• **EXERCISE OBJECTIVE**
Look below for the line holding "Report the Acceptance subscale sum." and the line holding "1. I wake up". Transcribe exactly those lines and all lines between them, nothing more.

[Records from a dataset]
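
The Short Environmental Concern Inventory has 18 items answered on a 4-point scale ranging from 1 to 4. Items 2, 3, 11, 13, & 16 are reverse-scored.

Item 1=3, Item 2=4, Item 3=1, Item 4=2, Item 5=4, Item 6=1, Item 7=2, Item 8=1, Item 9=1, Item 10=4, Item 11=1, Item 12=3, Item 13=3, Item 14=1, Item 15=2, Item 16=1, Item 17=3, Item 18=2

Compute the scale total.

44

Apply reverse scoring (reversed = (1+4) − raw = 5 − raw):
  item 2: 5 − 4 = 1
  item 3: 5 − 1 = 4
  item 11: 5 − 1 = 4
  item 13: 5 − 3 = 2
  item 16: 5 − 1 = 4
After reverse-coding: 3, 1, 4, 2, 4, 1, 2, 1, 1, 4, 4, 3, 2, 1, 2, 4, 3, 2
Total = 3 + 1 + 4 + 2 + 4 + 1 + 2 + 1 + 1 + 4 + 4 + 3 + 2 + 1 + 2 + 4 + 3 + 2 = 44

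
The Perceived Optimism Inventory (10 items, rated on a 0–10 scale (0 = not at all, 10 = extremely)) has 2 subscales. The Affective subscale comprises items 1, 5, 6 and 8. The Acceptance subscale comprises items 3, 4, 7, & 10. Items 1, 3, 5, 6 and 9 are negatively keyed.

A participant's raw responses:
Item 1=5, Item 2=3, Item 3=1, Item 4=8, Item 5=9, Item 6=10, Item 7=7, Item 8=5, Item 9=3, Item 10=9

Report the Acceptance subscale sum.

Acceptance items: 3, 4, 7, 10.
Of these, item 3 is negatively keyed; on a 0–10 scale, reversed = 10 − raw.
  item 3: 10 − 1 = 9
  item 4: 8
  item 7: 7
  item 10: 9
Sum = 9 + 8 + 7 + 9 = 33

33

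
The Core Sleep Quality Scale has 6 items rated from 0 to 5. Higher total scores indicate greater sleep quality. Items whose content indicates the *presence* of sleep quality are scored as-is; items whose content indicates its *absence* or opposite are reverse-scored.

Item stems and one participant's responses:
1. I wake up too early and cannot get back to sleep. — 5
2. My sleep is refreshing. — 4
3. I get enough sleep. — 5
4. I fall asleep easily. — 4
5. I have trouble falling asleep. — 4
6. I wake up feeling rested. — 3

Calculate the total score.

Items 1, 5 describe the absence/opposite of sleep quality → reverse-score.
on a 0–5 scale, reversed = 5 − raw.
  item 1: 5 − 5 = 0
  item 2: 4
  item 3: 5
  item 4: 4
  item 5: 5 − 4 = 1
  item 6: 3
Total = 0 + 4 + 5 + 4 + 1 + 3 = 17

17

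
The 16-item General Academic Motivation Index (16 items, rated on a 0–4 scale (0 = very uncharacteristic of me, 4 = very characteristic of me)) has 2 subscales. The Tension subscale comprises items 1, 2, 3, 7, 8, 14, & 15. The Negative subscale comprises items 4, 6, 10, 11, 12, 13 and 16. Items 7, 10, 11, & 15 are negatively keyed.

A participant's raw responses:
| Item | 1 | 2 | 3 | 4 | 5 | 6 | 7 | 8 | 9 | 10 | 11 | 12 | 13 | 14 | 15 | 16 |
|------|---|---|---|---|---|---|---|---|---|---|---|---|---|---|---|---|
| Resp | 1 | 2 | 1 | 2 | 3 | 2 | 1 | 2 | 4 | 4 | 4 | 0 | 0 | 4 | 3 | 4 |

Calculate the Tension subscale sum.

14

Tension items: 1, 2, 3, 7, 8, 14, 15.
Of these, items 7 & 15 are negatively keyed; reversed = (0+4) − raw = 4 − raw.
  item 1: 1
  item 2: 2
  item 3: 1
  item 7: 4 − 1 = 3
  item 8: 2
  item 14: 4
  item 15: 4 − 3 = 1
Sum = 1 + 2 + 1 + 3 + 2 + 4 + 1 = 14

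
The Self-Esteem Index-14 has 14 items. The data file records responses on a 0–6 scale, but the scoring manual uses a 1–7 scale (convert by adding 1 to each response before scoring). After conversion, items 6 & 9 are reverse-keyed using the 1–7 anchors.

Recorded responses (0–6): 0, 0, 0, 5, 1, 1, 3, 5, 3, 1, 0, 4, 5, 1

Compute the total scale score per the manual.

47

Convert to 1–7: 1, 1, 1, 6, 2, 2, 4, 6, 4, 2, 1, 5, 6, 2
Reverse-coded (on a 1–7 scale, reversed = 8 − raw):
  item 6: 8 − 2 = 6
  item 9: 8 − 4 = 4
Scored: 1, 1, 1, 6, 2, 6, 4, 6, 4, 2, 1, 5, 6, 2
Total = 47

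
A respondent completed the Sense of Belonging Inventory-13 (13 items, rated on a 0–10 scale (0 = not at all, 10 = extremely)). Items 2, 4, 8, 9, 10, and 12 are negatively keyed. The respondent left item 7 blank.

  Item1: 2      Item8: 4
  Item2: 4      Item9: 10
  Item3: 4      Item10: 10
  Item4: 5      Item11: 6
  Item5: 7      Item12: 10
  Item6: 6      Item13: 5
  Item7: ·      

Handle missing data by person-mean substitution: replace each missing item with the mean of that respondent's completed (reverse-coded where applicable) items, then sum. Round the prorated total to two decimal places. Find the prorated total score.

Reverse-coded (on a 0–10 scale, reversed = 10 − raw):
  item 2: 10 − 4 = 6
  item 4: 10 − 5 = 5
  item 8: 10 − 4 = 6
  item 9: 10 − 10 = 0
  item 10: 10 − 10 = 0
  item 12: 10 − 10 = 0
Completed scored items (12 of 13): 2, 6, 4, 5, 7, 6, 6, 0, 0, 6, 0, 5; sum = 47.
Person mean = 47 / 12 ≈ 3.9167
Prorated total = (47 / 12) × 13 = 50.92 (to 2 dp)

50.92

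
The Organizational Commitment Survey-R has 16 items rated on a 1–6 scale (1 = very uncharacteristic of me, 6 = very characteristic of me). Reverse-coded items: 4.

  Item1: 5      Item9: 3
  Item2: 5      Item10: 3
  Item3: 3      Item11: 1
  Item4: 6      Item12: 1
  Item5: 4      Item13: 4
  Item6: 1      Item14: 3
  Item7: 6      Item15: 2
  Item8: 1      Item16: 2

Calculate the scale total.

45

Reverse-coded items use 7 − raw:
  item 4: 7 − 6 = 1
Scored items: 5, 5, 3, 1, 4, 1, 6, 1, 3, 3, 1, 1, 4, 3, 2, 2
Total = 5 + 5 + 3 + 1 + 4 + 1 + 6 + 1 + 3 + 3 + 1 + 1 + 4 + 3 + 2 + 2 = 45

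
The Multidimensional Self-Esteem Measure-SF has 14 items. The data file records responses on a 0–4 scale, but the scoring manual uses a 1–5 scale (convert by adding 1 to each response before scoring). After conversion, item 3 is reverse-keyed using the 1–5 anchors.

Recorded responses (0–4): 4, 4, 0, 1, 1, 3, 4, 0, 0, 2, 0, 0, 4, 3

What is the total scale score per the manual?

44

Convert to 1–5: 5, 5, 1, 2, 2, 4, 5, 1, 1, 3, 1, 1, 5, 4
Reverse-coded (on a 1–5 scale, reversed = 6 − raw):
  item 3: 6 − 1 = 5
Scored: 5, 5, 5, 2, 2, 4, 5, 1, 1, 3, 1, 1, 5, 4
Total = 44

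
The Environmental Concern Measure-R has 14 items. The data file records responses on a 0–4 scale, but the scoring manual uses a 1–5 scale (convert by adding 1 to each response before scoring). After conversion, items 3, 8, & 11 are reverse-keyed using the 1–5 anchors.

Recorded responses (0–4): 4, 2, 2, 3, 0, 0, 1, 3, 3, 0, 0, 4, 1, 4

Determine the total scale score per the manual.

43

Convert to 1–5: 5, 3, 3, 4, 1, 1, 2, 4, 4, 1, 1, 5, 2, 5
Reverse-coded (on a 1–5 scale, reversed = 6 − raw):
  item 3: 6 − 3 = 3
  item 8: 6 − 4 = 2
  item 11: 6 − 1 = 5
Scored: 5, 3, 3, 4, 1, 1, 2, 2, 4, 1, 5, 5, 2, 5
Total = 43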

• **ANSWER BELOW**
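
Report the Acceptance subscale sum.

Acceptance items: 3, 4, 7, 10.
Of these, item 3 is negatively keyed; on a 0–10 scale, reversed = 10 − raw.
  item 3: 10 − 1 = 9
  item 4: 8
  item 7: 7
  item 10: 9
Sum = 9 + 8 + 7 + 9 = 33

33

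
The Core Sleep Quality Scale has 6 items rated from 0 to 5. Higher total scores indicate greater sleep quality. Items whose content indicates the *presence* of sleep quality are scored as-is; items whose content indicates its *absence* or opposite are reverse-scored.

Item stems and one participant's responses:
1. I wake up too early and cannot get back to sleep. — 5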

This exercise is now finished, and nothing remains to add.